# The task
Output, word for word, the span of lines that starts at the one containing "R ::= RXX | f" and ends at the last line of the records.
START The data
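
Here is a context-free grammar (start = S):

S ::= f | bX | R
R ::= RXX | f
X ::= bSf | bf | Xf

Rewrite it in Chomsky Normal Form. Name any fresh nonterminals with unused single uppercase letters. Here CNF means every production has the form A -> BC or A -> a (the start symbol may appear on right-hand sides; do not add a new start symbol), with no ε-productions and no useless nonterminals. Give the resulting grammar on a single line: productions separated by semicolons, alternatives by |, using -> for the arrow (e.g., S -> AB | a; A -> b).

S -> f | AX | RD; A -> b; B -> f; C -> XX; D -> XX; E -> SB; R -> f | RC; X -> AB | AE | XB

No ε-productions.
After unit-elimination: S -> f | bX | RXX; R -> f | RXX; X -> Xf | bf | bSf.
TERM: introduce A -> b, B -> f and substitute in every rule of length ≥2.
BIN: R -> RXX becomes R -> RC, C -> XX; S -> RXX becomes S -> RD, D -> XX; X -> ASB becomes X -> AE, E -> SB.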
END The data
# Answer to this task
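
R ::= RXX | f
X ::= bSf | bf | Xf

Rewrite it in Chomsky Normal Form. Name any fresh nonterminals with unused single uppercase letters. Here CNF means every production has the form A -> BC or A -> a (the start symbol may appear on right-hand sides; do not add a new start symbol), with no ε-productions and no useless nonterminals. Give the resulting grammar on a single line: productions separated by semicolons, alternatives by |, using -> for the arrow (e.g., S -> AB | a; A -> b).

S -> f | AX | RD; A -> b; B -> f; C -> XX; D -> XX; E -> SB; R -> f | RC; X -> AB | AE | XB

No ε-productions.
After unit-elimination: S -> f | bX | RXX; R -> f | RXX; X -> Xf | bf | bSf.
TERM: introduce A -> b, B -> f and substitute in every rule of length ≥2.
BIN: R -> RXX becomes R -> RC, C -> XX; S -> RXX becomes S -> RD, D -> XX; X -> ASB becomes X -> AE, E -> SB.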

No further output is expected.